[Opening RECORDED DATA section]

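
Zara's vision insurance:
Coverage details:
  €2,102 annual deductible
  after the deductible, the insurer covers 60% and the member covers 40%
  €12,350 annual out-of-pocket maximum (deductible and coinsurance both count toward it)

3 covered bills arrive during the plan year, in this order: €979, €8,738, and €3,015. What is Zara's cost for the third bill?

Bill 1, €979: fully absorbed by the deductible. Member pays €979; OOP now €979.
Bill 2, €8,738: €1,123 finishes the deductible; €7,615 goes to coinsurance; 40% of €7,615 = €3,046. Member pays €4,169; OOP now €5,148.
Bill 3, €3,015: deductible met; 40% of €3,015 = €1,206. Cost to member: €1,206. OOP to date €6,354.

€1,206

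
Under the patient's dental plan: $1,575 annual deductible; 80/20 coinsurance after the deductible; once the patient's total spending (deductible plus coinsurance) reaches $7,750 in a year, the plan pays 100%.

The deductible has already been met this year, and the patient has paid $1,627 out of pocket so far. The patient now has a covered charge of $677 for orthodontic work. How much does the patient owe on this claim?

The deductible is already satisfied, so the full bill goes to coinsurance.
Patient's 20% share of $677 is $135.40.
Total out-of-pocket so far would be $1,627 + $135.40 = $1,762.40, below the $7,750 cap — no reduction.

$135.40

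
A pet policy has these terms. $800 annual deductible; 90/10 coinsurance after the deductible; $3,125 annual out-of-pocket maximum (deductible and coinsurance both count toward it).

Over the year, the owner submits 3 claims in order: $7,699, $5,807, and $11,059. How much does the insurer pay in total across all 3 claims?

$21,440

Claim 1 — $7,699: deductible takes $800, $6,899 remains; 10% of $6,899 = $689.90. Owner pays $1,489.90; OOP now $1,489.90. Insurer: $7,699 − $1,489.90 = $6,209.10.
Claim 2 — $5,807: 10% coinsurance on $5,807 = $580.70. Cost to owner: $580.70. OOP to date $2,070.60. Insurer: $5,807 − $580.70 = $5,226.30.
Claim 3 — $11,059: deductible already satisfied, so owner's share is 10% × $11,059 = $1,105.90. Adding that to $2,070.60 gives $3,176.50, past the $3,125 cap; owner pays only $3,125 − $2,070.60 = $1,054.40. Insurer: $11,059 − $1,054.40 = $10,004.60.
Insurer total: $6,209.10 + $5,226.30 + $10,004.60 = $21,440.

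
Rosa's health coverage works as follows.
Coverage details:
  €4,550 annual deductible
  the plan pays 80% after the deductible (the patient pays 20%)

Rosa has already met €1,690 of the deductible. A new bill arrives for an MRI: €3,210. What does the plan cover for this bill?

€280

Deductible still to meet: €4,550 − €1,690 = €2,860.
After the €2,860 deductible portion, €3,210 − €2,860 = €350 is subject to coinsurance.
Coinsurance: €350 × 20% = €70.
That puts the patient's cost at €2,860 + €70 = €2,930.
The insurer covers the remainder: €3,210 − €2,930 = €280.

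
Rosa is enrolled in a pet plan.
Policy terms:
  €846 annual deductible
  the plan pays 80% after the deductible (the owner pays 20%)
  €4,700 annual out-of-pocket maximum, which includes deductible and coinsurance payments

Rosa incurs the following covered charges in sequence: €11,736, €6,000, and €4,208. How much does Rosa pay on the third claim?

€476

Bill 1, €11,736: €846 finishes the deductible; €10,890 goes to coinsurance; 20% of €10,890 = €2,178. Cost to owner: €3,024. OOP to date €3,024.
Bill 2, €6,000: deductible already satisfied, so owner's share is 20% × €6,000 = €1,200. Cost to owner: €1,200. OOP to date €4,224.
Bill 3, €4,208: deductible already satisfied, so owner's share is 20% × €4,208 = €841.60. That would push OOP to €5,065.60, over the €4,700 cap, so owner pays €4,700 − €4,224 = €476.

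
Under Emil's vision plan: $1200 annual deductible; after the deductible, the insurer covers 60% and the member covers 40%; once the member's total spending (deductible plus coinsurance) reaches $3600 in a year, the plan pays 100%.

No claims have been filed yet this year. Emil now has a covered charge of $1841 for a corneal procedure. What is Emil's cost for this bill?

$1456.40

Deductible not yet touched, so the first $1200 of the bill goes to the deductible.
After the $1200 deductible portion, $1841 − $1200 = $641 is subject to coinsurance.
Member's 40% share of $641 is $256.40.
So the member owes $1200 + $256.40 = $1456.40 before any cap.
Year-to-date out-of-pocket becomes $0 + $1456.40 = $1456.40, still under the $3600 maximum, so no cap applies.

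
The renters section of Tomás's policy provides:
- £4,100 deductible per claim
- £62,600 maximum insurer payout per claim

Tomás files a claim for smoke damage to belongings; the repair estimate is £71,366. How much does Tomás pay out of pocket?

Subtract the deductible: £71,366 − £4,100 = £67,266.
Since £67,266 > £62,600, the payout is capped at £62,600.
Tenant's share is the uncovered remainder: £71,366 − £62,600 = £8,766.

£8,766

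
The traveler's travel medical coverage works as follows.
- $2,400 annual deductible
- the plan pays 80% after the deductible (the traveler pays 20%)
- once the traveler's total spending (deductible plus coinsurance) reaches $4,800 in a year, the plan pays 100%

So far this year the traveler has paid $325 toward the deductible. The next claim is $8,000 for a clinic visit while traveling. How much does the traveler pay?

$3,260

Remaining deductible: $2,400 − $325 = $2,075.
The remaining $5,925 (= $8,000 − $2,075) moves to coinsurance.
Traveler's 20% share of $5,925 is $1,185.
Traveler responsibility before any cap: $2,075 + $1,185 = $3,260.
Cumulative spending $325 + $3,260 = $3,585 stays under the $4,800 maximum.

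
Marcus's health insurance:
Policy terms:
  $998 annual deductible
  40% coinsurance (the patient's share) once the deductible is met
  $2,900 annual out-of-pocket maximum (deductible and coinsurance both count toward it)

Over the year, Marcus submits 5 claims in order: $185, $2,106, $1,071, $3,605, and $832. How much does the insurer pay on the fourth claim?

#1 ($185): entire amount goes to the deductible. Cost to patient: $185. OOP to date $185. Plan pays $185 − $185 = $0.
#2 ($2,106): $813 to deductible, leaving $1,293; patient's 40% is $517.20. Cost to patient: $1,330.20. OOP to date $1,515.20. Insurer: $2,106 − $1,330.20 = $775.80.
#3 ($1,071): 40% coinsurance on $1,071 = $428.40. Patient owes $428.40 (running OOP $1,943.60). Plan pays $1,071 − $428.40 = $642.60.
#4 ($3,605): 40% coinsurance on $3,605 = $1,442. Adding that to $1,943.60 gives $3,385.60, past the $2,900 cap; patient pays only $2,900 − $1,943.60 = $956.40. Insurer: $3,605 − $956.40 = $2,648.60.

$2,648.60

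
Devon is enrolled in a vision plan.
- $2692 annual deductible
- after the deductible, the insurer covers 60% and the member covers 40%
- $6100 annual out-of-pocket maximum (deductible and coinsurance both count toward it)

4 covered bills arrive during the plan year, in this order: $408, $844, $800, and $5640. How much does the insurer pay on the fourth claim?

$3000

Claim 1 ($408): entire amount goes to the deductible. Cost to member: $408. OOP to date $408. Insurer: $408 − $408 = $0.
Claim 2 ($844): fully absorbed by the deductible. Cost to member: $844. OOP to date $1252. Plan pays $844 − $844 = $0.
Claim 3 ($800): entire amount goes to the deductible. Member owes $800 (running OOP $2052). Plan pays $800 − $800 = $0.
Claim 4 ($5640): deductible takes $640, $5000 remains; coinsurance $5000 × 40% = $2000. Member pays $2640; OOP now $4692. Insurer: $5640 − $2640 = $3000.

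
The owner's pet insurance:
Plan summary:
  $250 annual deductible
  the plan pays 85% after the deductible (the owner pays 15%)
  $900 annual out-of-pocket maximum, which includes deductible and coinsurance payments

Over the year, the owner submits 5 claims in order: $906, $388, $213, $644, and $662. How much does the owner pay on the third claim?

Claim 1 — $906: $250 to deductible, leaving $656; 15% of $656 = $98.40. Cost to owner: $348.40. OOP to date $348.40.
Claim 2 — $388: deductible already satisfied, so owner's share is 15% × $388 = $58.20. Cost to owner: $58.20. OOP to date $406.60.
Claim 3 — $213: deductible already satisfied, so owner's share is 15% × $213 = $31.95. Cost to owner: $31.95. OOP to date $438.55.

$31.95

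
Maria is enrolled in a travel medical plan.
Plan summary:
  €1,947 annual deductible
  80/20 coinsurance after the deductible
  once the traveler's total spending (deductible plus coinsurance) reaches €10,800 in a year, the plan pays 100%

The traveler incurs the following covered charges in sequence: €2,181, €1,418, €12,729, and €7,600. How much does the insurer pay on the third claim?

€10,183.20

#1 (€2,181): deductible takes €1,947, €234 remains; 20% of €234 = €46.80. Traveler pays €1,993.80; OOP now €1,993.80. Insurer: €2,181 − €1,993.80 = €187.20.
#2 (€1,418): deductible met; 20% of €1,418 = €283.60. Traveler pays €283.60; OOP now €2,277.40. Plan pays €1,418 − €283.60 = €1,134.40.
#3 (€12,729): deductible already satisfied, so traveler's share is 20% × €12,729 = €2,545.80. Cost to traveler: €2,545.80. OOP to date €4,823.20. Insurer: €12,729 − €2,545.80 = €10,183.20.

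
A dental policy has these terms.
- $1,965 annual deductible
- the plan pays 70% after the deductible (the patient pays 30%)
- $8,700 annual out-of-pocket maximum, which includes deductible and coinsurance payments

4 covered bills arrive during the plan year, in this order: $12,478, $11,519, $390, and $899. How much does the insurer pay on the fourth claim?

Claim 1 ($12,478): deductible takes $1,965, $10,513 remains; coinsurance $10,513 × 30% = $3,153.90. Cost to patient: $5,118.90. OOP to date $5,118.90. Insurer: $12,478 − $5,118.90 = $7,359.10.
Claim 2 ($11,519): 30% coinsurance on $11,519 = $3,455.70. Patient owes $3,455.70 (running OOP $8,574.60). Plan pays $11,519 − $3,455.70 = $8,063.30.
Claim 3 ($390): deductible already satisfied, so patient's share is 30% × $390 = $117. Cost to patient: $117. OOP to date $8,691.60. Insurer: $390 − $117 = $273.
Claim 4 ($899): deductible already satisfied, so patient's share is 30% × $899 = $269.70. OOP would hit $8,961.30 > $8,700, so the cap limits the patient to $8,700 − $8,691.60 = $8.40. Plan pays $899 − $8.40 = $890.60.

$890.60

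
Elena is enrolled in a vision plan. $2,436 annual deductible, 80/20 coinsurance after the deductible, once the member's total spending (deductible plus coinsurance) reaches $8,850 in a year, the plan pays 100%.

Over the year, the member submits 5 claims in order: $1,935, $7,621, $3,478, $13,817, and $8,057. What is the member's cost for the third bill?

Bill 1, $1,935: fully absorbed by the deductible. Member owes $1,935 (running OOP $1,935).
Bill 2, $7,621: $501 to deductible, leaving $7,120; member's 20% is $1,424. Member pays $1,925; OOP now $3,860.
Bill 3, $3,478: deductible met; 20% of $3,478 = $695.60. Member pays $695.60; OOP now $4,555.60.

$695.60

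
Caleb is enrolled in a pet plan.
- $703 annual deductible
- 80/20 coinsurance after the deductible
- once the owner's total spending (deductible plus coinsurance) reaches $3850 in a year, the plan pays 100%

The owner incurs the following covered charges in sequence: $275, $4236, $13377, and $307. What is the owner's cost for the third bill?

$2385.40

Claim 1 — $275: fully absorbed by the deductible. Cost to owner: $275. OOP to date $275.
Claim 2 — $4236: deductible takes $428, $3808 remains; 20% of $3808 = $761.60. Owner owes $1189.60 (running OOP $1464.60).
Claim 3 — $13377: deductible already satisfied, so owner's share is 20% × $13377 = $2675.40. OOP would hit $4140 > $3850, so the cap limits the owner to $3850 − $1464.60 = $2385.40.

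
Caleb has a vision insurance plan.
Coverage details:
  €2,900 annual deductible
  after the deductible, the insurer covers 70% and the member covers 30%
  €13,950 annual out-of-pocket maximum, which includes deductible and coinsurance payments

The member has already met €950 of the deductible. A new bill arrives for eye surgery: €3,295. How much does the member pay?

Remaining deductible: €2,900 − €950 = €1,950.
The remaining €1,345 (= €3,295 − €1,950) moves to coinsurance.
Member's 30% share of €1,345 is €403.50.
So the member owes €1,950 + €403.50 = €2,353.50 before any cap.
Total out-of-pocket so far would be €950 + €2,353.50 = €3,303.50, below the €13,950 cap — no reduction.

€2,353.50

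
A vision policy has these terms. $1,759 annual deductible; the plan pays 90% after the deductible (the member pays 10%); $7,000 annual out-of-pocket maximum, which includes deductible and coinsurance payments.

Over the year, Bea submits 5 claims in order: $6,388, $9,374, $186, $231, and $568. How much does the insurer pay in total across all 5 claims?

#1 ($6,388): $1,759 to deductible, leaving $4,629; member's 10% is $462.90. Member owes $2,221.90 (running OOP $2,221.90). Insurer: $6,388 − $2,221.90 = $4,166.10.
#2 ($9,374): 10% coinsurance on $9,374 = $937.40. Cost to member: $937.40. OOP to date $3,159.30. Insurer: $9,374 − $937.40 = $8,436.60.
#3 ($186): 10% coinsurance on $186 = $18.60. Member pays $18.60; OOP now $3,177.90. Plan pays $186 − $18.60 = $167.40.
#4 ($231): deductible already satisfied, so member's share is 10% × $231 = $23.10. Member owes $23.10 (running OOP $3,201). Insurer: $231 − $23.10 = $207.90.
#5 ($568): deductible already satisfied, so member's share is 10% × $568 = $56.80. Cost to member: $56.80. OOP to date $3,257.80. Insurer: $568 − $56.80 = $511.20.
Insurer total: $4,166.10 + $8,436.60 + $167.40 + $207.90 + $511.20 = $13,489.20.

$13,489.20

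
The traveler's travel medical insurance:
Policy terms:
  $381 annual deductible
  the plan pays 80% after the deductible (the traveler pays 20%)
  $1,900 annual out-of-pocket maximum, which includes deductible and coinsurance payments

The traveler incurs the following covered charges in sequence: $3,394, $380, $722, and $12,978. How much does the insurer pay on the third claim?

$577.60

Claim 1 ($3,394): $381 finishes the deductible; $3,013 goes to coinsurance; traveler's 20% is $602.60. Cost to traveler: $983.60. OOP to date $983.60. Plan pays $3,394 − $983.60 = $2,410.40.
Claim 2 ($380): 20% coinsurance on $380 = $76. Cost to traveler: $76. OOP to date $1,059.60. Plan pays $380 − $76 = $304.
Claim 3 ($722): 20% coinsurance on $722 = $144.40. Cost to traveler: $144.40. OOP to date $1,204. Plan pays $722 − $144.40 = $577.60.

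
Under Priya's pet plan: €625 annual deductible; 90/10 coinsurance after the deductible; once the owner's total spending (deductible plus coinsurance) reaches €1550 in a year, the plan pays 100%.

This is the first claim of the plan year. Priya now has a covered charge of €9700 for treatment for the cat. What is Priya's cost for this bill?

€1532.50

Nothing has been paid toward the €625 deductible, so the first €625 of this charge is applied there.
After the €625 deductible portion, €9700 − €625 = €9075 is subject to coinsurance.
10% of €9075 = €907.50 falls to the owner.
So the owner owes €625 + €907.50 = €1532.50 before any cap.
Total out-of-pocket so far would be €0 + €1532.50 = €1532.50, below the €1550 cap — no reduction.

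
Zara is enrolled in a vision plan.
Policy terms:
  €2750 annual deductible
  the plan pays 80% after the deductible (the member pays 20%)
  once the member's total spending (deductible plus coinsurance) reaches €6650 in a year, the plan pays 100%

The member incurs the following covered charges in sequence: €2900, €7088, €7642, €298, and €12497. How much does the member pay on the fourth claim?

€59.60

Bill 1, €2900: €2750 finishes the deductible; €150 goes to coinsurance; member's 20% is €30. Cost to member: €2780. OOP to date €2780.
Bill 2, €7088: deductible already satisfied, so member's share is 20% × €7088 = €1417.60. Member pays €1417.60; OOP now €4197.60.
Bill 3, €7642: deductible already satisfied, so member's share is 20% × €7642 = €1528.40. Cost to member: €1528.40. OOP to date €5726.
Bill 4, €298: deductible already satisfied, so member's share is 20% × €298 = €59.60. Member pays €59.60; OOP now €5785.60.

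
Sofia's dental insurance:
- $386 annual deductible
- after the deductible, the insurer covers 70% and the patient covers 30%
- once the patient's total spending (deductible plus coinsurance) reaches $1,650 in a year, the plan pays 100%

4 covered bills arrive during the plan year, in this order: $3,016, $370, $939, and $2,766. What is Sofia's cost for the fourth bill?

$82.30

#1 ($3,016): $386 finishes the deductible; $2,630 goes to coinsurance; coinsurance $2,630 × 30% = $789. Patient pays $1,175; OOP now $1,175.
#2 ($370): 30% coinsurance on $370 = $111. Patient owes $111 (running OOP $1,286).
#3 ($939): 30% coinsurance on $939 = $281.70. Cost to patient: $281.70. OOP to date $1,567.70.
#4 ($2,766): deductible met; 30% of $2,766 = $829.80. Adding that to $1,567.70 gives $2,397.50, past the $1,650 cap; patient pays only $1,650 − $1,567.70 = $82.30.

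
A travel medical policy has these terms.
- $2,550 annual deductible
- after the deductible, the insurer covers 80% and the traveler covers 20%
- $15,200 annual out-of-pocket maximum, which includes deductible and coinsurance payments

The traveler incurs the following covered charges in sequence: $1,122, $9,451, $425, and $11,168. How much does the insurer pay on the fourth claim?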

[Closing RECORDED DATA section]

## PROBLEM DETAILS:
If a line in the records above has the word "these", copy it out.

## ANSWER TO THIS PROBLEM:
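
A pet policy has these terms. $800 annual deductible; 90/10 coinsurance after the deductible; $3,125 annual out-of-pocket maximum (deductible and coinsurance both count toward it).
A dental policy has these terms.
A vision policy has these terms. $1,759 annual deductible; the plan pays 90% after the deductible (the member pays 10%); $7,000 annual out-of-pocket maximum, which includes deductible and coinsurance payments.
A travel medical policy has these terms.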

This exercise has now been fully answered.